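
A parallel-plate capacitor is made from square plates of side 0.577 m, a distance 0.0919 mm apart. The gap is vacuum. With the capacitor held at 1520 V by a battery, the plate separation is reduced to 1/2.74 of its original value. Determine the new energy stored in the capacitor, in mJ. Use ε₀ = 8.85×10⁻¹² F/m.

U ≈ 101 mJ

A = (0.577 m)² = 0.333 m².
Initially C₁ = ε₀A/d = 8.85×10⁻¹² × 0.333 / 9.19×10⁻⁵ = 3.21×10⁻⁸ F.
U₁ = 3.70×10⁻² J.
Battery connected ⇒ V is held fixed. C₂ = 2.74 C₁ and U = ½CV², so U₂/U₁ = C₂/C₁ = 2.74.
U₂ = 2.74 × 3.70×10⁻² = 0.101 J.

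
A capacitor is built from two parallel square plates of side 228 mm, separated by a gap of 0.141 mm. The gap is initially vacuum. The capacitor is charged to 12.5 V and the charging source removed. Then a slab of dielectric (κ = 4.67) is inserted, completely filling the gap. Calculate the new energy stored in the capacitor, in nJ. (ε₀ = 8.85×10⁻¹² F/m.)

A = (228 mm)² = 5.20×10⁻² m².
Initially C₁ = ε₀A/d = 8.85×10⁻¹² × 5.20×10⁻² / 1.41×10⁻⁴ = 3.26×10⁻⁹ F.
U₁ = 2.55×10⁻⁷ J.
Isolated ⇒ Q is held fixed. C₂ = 4.67 C₁ and U = Q²/(2C), so U₂/U₁ = C₁/C₂ = 0.214.
U₂ = 0.214 × 2.55×10⁻⁷ = 5.46×10⁻⁸ J.

54.6 nJ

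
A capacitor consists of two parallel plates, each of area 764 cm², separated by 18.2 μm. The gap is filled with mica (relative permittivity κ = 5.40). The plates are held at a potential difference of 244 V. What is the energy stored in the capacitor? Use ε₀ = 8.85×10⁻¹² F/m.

5.97 mJ

A = 764 cm² = 7.64×10⁻² m².
C = κε₀A/d = 5.40 × 8.85×10⁻¹² × 7.64×10⁻² / 1.82×10⁻⁵ = 2.01×10⁻⁷ F.
U = ½CV² = ½ × 2.01×10⁻⁷ × (244)² = 5.97×10⁻³ J.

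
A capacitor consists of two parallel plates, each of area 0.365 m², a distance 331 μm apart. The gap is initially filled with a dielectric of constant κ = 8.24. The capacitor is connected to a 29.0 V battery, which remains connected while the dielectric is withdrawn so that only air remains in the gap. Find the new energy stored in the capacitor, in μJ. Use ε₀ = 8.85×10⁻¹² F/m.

4.10 μJ

Initially C₁ = κε₀A/d = 8.24 × 8.85×10⁻¹² × 0.365 / 3.31×10⁻⁴ = 8.04×10⁻⁸ F.
U₁ = 3.38×10⁻⁵ J.
Battery connected ⇒ V is held fixed. C₂ = 0.121 C₁ and U = ½CV², so U₂/U₁ = C₂/C₁ = 0.121.
U₂ = 0.121 × 3.38×10⁻⁵ = 4.10×10⁻⁶ J.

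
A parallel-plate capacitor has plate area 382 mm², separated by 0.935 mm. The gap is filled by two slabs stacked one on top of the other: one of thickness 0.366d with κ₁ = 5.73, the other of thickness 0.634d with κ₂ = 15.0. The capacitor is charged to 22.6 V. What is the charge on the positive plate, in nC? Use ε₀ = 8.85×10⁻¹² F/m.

A = 382 mm² = 3.82×10⁻⁴ m².
Stacked slabs ⇒ two capacitors in series, each with the full plate area.
C₁ = κ₁ε₀A/d₁ = 5.73 × 8.85×10⁻¹² × 3.82×10⁻⁴ / 3.42×10⁻⁴ = 5.66×10⁻¹¹ F.
C₂ = κ₂ε₀A/d₂ = 15.0 × 8.85×10⁻¹² × 3.82×10⁻⁴ / 5.93×10⁻⁴ = 8.55×10⁻¹¹ F.
C = (1/C₁ + 1/C₂)⁻¹ = 3.41×10⁻¹¹ F.
Q = CV = 3.41×10⁻¹¹ × 22.6 = 7.70×10⁻¹⁰ C.

0.770 nC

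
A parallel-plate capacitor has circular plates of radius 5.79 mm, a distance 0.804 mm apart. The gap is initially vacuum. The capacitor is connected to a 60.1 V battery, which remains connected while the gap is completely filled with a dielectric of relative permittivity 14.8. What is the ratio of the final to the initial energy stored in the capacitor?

Battery connected ⇒ V is held fixed.
C₂ = 14.8 C₁ and U = ½CV², so U₂/U₁ = C₂/C₁ = 14.8.

U₂/U₁ ≈ 14.8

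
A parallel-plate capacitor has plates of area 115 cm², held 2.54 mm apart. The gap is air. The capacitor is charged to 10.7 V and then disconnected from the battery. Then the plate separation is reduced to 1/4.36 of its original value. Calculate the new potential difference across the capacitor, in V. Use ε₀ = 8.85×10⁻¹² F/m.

A = 115 cm² = 1.15×10⁻² m².
Initially C₁ = ε₀A/d = 8.85×10⁻¹² × 1.15×10⁻² / 2.54×10⁻³ = 4.01×10⁻¹¹ F.
V₁ = 10.7 V.
Isolated ⇒ Q is held fixed. C₂ = 4.36 C₁ and V = Q/C, so V₂/V₁ = C₁/C₂ = 0.229.
V₂ = 0.229 × 10.7 = 2.45 V.

V ≈ 2.45 V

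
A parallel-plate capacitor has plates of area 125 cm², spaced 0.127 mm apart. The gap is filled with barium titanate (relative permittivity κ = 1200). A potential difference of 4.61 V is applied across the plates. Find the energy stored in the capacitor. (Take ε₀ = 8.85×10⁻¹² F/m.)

A = 125 cm² = 1.25×10⁻² m².
C = κε₀A/d = 1200 × 8.85×10⁻¹² × 1.25×10⁻² / 1.27×10⁻⁴ = 1.05×10⁻⁶ F.
U = ½CV² = ½ × 1.05×10⁻⁶ × (4.61)² = 1.11×10⁻⁵ J.

U ≈ 11.1 μJ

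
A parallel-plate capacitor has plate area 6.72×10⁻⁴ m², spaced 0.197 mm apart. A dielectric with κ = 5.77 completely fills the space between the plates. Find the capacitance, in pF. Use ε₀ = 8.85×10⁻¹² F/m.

C = κε₀A/d = 5.77 × 8.85×10⁻¹² × 6.72×10⁻⁴ / 1.97×10⁻⁴ = 1.74×10⁻¹⁰ F.

174 pF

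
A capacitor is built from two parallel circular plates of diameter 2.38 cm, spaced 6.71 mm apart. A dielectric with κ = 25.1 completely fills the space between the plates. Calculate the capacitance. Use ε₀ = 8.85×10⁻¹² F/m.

A = π(2.38/2 cm)² = 4.45×10⁻⁴ m².
C = κε₀A/d = 25.1 × 8.85×10⁻¹² × 4.45×10⁻⁴ / 6.71×10⁻³ = 1.47×10⁻¹¹ F.

C ≈ 14.7 pF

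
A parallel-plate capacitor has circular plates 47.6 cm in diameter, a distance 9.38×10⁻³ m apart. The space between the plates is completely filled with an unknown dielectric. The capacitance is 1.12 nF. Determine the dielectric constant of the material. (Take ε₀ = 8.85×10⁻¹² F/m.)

κ ≈ 6.67

A = π(47.6/2 cm)² = 0.178 m².
κ = Cd/(ε₀A) = 1.12×10⁻⁹ × 9.38×10⁻³ / (8.85×10⁻¹² × 0.178) = 6.67.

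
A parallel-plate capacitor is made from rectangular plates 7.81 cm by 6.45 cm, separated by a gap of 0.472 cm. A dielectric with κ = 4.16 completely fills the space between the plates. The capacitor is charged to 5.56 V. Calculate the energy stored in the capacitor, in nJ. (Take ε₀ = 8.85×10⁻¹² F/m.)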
============================================================
ASSIGNED TASK =>
Copy out all the entries shown above, character for character.

FINISHED TASK =>
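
A parallel-plate capacitor is made from square plates of side 0.577 m, a distance 0.0919 mm apart. The gap is vacuum. With the capacitor held at 1520 V by a battery, the plate separation is reduced to 1/2.74 of its original value. Determine the new energy stored in the capacitor, in mJ. Use ε₀ = 8.85×10⁻¹² F/m.

U ≈ 101 mJ

A = (0.577 m)² = 0.333 m².
Initially C₁ = ε₀A/d = 8.85×10⁻¹² × 0.333 / 9.19×10⁻⁵ = 3.21×10⁻⁸ F.
U₁ = 3.70×10⁻² J.
Battery connected ⇒ V is held fixed. C₂ = 2.74 C₁ and U = ½CV², so U₂/U₁ = C₂/C₁ = 2.74.
U₂ = 2.74 × 3.70×10⁻² = 0.101 J.

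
A capacitor is built from two parallel square plates of side 228 mm, separated by a gap of 0.141 mm. The gap is initially vacuum. The capacitor is charged to 12.5 V and the charging source removed. Then a slab of dielectric (κ = 4.67) is inserted, completely filling the gap. Calculate the new energy stored in the capacitor, in nJ. (ε₀ = 8.85×10⁻¹² F/m.)

A = (228 mm)² = 5.20×10⁻² m².
Initially C₁ = ε₀A/d = 8.85×10⁻¹² × 5.20×10⁻² / 1.41×10⁻⁴ = 3.26×10⁻⁹ F.
U₁ = 2.55×10⁻⁷ J.
Isolated ⇒ Q is held fixed. C₂ = 4.67 C₁ and U = Q²/(2C), so U₂/U₁ = C₁/C₂ = 0.214.
U₂ = 0.214 × 2.55×10⁻⁷ = 5.46×10⁻⁸ J.

54.6 nJ

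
A capacitor consists of two parallel plates, each of area 764 cm², separated by 18.2 μm. The gap is filled with mica (relative permittivity κ = 5.40). The plates are held at a potential difference of 244 V. What is the energy stored in the capacitor? Use ε₀ = 8.85×10⁻¹² F/m.

5.97 mJ

A = 764 cm² = 7.64×10⁻² m².
C = κε₀A/d = 5.40 × 8.85×10⁻¹² × 7.64×10⁻² / 1.82×10⁻⁵ = 2.01×10⁻⁷ F.
U = ½CV² = ½ × 2.01×10⁻⁷ × (244)² = 5.97×10⁻³ J.

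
A capacitor consists of two parallel plates, each of area 0.365 m², a distance 331 μm apart. The gap is initially filled with a dielectric of constant κ = 8.24. The capacitor is connected to a 29.0 V battery, which remains connected while the dielectric is withdrawn so that only air remains in the gap. Find the new energy stored in the capacitor, in μJ. Use ε₀ = 8.85×10⁻¹² F/m.

4.10 μJ

Initially C₁ = κε₀A/d = 8.24 × 8.85×10⁻¹² × 0.365 / 3.31×10⁻⁴ = 8.04×10⁻⁸ F.
U₁ = 3.38×10⁻⁵ J.
Battery connected ⇒ V is held fixed. C₂ = 0.121 C₁ and U = ½CV², so U₂/U₁ = C₂/C₁ = 0.121.
U₂ = 0.121 × 3.38×10⁻⁵ = 4.10×10⁻⁶ J.

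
A parallel-plate capacitor has plate area 382 mm², separated by 0.935 mm. The gap is filled by two slabs stacked one on top of the other: one of thickness 0.366d with κ₁ = 5.73, the other of thickness 0.634d with κ₂ = 15.0. The capacitor is charged to 22.6 V. What is the charge on the positive plate, in nC? Use ε₀ = 8.85×10⁻¹² F/m.

A = 382 mm² = 3.82×10⁻⁴ m².
Stacked slabs ⇒ two capacitors in series, each with the full plate area.
C₁ = κ₁ε₀A/d₁ = 5.73 × 8.85×10⁻¹² × 3.82×10⁻⁴ / 3.42×10⁻⁴ = 5.66×10⁻¹¹ F.
C₂ = κ₂ε₀A/d₂ = 15.0 × 8.85×10⁻¹² × 3.82×10⁻⁴ / 5.93×10⁻⁴ = 8.55×10⁻¹¹ F.
C = (1/C₁ + 1/C₂)⁻¹ = 3.41×10⁻¹¹ F.
Q = CV = 3.41×10⁻¹¹ × 22.6 = 7.70×10⁻¹⁰ C.

0.770 nC

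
A parallel-plate capacitor has circular plates of radius 5.79 mm, a distance 0.804 mm apart. The gap is initially vacuum. The capacitor is connected to a 60.1 V battery, which remains connected while the gap is completely filled with a dielectric of relative permittivity 14.8. What is the ratio of the final to the initial energy stored in the capacitor?

Battery connected ⇒ V is held fixed.
C₂ = 14.8 C₁ and U = ½CV², so U₂/U₁ = C₂/C₁ = 14.8.

U₂/U₁ ≈ 14.8

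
A parallel-plate capacitor has plates of area 115 cm², held 2.54 mm apart. The gap is air. The capacitor is charged to 10.7 V and then disconnected from the battery. Then the plate separation is reduced to 1/4.36 of its original value. Calculate the new potential difference across the capacitor, in V. Use ε₀ = 8.85×10⁻¹² F/m.

A = 115 cm² = 1.15×10⁻² m².
Initially C₁ = ε₀A/d = 8.85×10⁻¹² × 1.15×10⁻² / 2.54×10⁻³ = 4.01×10⁻¹¹ F.
V₁ = 10.7 V.
Isolated ⇒ Q is held fixed. C₂ = 4.36 C₁ and V = Q/C, so V₂/V₁ = C₁/C₂ = 0.229.
V₂ = 0.229 × 10.7 = 2.45 V.

V ≈ 2.45 V

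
A parallel-plate capacitor has plates of area 125 cm², spaced 0.127 mm apart. The gap is filled with barium titanate (relative permittivity κ = 1200). A potential difference of 4.61 V is applied across the plates. Find the energy stored in the capacitor. (Take ε₀ = 8.85×10⁻¹² F/m.)

A = 125 cm² = 1.25×10⁻² m².
C = κε₀A/d = 1200 × 8.85×10⁻¹² × 1.25×10⁻² / 1.27×10⁻⁴ = 1.05×10⁻⁶ F.
U = ½CV² = ½ × 1.05×10⁻⁶ × (4.61)² = 1.11×10⁻⁵ J.

U ≈ 11.1 μJ

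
A parallel-plate capacitor has plate area 6.72×10⁻⁴ m², spaced 0.197 mm apart. A dielectric with κ = 5.77 completely fills the space between the plates. Find the capacitance, in pF. Use ε₀ = 8.85×10⁻¹² F/m.

C = κε₀A/d = 5.77 × 8.85×10⁻¹² × 6.72×10⁻⁴ / 1.97×10⁻⁴ = 1.74×10⁻¹⁰ F.

174 pF

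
A capacitor is built from two parallel circular plates of diameter 2.38 cm, spaced 6.71 mm apart. A dielectric with κ = 25.1 completely fills the space between the plates. Calculate the capacitance. Use ε₀ = 8.85×10⁻¹² F/m.

A = π(2.38/2 cm)² = 4.45×10⁻⁴ m².
C = κε₀A/d = 25.1 × 8.85×10⁻¹² × 4.45×10⁻⁴ / 6.71×10⁻³ = 1.47×10⁻¹¹ F.

C ≈ 14.7 pF

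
A parallel-plate capacitor has circular plates 47.6 cm in diameter, a distance 9.38×10⁻³ m apart. The space between the plates is completely filled with an unknown dielectric. The capacitance is 1.12 nF. Determine the dielectric constant of the material. (Take ε₀ = 8.85×10⁻¹² F/m.)

κ ≈ 6.67

A = π(47.6/2 cm)² = 0.178 m².
κ = Cd/(ε₀A) = 1.12×10⁻⁹ × 9.38×10⁻³ / (8.85×10⁻¹² × 0.178) = 6.67.

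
A parallel-plate capacitor is made from rectangular plates 7.81 cm by 6.45 cm, separated by a gap of 0.472 cm. A dielectric with κ = 4.16 completely fills the space between the plates. The capacitor is charged to 5.56 V. Calculate the energy stored in the capacitor, in nJ. (Take ε₀ = 8.85×10⁻¹² F/m.)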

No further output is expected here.